BEGIN

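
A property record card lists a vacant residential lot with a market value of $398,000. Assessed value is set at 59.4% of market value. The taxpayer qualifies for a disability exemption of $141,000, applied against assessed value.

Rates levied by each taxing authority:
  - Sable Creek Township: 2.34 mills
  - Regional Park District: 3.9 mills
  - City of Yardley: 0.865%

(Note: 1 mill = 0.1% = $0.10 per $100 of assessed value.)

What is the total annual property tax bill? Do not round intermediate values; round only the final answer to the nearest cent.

Assessed value = $398,000 × 0.594 = $236,412
Taxable value = $236,412 − $141,000 = $95,412
Sable Creek Township: $95,412 × 0.00234 = $223.26408
Regional Park District: $95,412 × 0.0039 = $372.1068
City of Yardley: $95,412 × 0.00865 = $825.3138
Total = $1,420.68468

$1,420.68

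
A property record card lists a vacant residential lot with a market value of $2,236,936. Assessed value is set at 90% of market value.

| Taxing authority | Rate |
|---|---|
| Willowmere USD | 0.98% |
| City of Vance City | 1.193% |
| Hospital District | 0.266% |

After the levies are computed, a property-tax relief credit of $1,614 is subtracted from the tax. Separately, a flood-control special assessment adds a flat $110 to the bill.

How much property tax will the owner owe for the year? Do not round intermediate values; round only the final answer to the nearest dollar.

$47,599

Assessed value = $2,236,936 × 0.9 = $2,013,242.4
Willowmere USD: $2,013,242.4 × 0.0098 = $19,729.77552
City of Vance City: $2,013,242.4 × 0.01193 = $24,017.981832
Hospital District: $2,013,242.4 × 0.00266 = $5,355.224784
Levies subtotal = $49,102.982136
After credit = $49,102.982136 − $1,614 = $47,488.982136
Total = $47,488.982136 + $110 = $47,598.982136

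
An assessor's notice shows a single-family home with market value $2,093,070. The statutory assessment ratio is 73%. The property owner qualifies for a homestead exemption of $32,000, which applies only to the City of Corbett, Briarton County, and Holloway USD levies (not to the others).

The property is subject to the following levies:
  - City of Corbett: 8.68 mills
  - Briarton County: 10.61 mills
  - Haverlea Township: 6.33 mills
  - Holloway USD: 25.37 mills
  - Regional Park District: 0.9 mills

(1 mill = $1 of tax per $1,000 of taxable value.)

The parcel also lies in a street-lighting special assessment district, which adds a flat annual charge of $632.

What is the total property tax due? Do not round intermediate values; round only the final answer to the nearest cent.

$78,487.74

Assessed value = $2,093,070 × 0.73 = $1,527,941.1
City of Corbett: ($1,527,941.1 − $32,000) × 0.00868 = $1,495,941.1 × 0.00868 = $12,984.768748
Briarton County: ($1,527,941.1 − $32,000) × 0.01061 = $1,495,941.1 × 0.01061 = $15,871.935071
Haverlea Township: $1,527,941.1 × 0.00633 = $9,671.867163
Holloway USD: ($1,527,941.1 − $32,000) × 0.02537 = $1,495,941.1 × 0.02537 = $37,952.025707
Regional Park District: $1,527,941.1 × 0.0009 = $1,375.14699
Levies subtotal = $77,855.743679
Total = $77,855.743679 + $632 = $78,487.743679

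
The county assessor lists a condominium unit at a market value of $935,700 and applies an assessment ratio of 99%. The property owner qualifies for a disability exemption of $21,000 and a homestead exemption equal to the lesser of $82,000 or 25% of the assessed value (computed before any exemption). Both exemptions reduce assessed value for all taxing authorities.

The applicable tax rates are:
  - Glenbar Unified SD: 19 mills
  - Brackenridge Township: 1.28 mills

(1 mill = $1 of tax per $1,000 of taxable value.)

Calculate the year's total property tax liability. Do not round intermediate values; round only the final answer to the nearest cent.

$16,697.40

Assessed value = $935,700 × 0.99 = $926,343
Homestead exemption = min($82,000, 25% × $926,343) = min($82,000, $231,585.75) = $82,000 (dollar cap binds)
Taxable value = $926,343 − $21,000 − $82,000 = $823,343
Glenbar Unified SD: $823,343 × 0.019 = $15,643.517
Brackenridge Township: $823,343 × 0.00128 = $1,053.87904
Total = $16,697.39604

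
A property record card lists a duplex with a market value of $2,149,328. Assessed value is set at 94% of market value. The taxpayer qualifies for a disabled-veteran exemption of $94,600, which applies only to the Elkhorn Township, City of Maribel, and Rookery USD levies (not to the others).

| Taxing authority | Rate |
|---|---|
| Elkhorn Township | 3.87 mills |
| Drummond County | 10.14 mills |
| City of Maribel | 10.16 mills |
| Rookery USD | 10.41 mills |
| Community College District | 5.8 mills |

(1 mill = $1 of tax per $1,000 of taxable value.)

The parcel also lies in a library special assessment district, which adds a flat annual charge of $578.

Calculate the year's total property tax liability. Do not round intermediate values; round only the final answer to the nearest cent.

$79,848.45

Assessed value = $2,149,328 × 0.94 = $2,020,368.32
Elkhorn Township: ($2,020,368.32 − $94,600) × 0.00387 = $1,925,768.32 × 0.00387 = $7,452.7233984
Drummond County: $2,020,368.32 × 0.01014 = $20,486.5347648
City of Maribel: ($2,020,368.32 − $94,600) × 0.01016 = $1,925,768.32 × 0.01016 = $19,565.8061312
Rookery USD: ($2,020,368.32 − $94,600) × 0.01041 = $1,925,768.32 × 0.01041 = $20,047.2482112
Community College District: $2,020,368.32 × 0.0058 = $11,718.136256
Levies subtotal = $79,270.4487616
Total = $79,270.4487616 + $578 = $79,848.4487616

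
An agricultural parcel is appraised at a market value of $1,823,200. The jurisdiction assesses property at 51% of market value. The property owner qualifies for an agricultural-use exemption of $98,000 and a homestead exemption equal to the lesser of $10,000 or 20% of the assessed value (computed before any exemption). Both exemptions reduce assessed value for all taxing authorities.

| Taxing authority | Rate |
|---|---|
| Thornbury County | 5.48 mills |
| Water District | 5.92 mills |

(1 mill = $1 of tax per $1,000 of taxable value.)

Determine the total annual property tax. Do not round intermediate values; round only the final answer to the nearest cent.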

END

### Activity
Whenever the string "flat" turns up in a line of the material, that line counts; say how many such lines there are, giving the number only.

### Result of the task
3